• Extracted data entries:

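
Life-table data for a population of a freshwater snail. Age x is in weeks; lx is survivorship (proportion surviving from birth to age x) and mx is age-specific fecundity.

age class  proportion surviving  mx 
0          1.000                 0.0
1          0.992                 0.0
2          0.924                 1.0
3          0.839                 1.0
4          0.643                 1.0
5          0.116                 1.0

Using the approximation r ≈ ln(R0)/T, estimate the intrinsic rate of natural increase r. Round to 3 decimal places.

R0 = Σ lx·mx = 0 + 0 + 0.924 + 0.839 + 0.643 + 0.116 = 2.522
Σ x·lx·mx = 7.517; T = 7.517/2.522 = 2.98057…
r ≈ ln(R0)/T = ln(2.522)/2.98057… = 0.31036… → 0.310

0.310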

• Assignment: What lines hold the string "proportion"? Pick them out of the data.

• Task answer:
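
Life-table data for a population of a freshwater snail. Age x is in weeks; lx is survivorship (proportion surviving from birth to age x) and mx is age-specific fecundity.
age class  proportion surviving  mx 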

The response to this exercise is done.